— TASK PROMPT —
Word for word, restate every record.

— DATA IN THIS EXERCISE —
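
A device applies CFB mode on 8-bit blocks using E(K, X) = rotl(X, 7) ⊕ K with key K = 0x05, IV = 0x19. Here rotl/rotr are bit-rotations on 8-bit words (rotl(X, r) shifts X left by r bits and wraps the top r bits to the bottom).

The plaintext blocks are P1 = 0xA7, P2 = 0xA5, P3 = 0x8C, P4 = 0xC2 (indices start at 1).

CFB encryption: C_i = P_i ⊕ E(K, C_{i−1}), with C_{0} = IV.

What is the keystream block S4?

C1: E(K, 0x19) = 0x89; 0xA7 ⊕ 0x89 = 0x2E.
C2: E(K, 0x2E) = 0x12; 0xA5 ⊕ 0x12 = 0xB7.
C3: E(K, 0xB7) = 0xDE; 0x8C ⊕ 0xDE = 0x52.
C4: E(K, 0x52) = 0x2C; 0xC2 ⊕ 0x2C = 0xEE.
So S4 = 0x2C.

0x2C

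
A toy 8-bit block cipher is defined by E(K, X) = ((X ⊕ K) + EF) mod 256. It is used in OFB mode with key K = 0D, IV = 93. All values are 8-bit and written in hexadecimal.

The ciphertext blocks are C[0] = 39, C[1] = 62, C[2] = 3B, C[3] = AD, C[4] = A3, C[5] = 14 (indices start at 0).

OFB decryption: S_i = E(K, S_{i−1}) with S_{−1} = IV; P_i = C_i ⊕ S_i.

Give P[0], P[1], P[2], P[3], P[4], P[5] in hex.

P[0]: S = E(K, 93) = 8D; 39 ⊕ 8D = B4.
P[1]: S = E(K, 8D) = 6F; 62 ⊕ 6F = 0D.
P[2]: S = E(K, 6F) = 51; 3B ⊕ 51 = 6A.
P[3]: S = E(K, 51) = 4B; AD ⊕ 4B = E6.
P[4]: S = E(K, 4B) = 35; A3 ⊕ 35 = 96.
P[5]: S = E(K, 35) = 27; 14 ⊕ 27 = 33.

P[0] = B4, P[1] = 0D, P[2] = 6A, P[3] = E6, P[4] = 96, P[5] = 33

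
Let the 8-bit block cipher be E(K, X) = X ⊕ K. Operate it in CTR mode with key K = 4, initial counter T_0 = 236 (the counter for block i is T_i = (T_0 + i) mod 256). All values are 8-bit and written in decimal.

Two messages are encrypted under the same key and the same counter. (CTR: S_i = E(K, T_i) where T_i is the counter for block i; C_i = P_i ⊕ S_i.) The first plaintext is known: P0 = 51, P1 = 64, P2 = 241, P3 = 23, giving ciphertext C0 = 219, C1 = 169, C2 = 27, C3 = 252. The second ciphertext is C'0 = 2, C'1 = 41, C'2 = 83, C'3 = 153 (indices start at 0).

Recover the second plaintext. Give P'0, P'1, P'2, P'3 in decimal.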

— SOLUTION BELOW —
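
A device applies CFB mode on 8-bit blocks using E(K, X) = rotl(X, 7) ⊕ K with key K = 0x05, IV = 0x19. Here rotl/rotr are bit-rotations on 8-bit words (rotl(X, r) shifts X left by r bits and wraps the top r bits to the bottom).

The plaintext blocks are P1 = 0xA7, P2 = 0xA5, P3 = 0x8C, P4 = 0xC2 (indices start at 1).

CFB encryption: C_i = P_i ⊕ E(K, C_{i−1}), with C_{0} = IV.

What is the keystream block S4?

C1: E(K, 0x19) = 0x89; 0xA7 ⊕ 0x89 = 0x2E.
C2: E(K, 0x2E) = 0x12; 0xA5 ⊕ 0x12 = 0xB7.
C3: E(K, 0xB7) = 0xDE; 0x8C ⊕ 0xDE = 0x52.
C4: E(K, 0x52) = 0x2C; 0xC2 ⊕ 0x2C = 0xEE.
So S4 = 0x2C.

0x2C

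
A toy 8-bit block cipher is defined by E(K, X) = ((X ⊕ K) + EF) mod 256. It is used in OFB mode with key K = 0D, IV = 93. All values are 8-bit and written in hexadecimal.

The ciphertext blocks are C[0] = 39, C[1] = 62, C[2] = 3B, C[3] = AD, C[4] = A3, C[5] = 14 (indices start at 0).

OFB decryption: S_i = E(K, S_{i−1}) with S_{−1} = IV; P_i = C_i ⊕ S_i.

Give P[0], P[1], P[2], P[3], P[4], P[5] in hex.

P[0]: S = E(K, 93) = 8D; 39 ⊕ 8D = B4.
P[1]: S = E(K, 8D) = 6F; 62 ⊕ 6F = 0D.
P[2]: S = E(K, 6F) = 51; 3B ⊕ 51 = 6A.
P[3]: S = E(K, 51) = 4B; AD ⊕ 4B = E6.
P[4]: S = E(K, 4B) = 35; A3 ⊕ 35 = 96.
P[5]: S = E(K, 35) = 27; 14 ⊕ 27 = 33.

P[0] = B4, P[1] = 0D, P[2] = 6A, P[3] = E6, P[4] = 96, P[5] = 33

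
Let the 8-bit block cipher be E(K, X) = X ⊕ K. Operate it in CTR mode with key K = 4, initial counter T_0 = 236 (the counter for block i is T_i = (T_0 + i) mod 256). All values are 8-bit and written in decimal.

Two messages are encrypted under the same key and the same counter. (CTR: S_i = E(K, T_i) where T_i is the counter for block i; C_i = P_i ⊕ S_i.) The first plaintext is known: P0 = 51, P1 = 64, P2 = 241, P3 = 23, giving ciphertext C0 = 219, C1 = 169, C2 = 27, C3 = 252. The second ciphertext is C'0 = 2, C'1 = 41, C'2 = 83, C'3 = 153 (indices start at 0).

Recover the second plaintext. Give P'0, P'1, P'2, P'3 in decimal.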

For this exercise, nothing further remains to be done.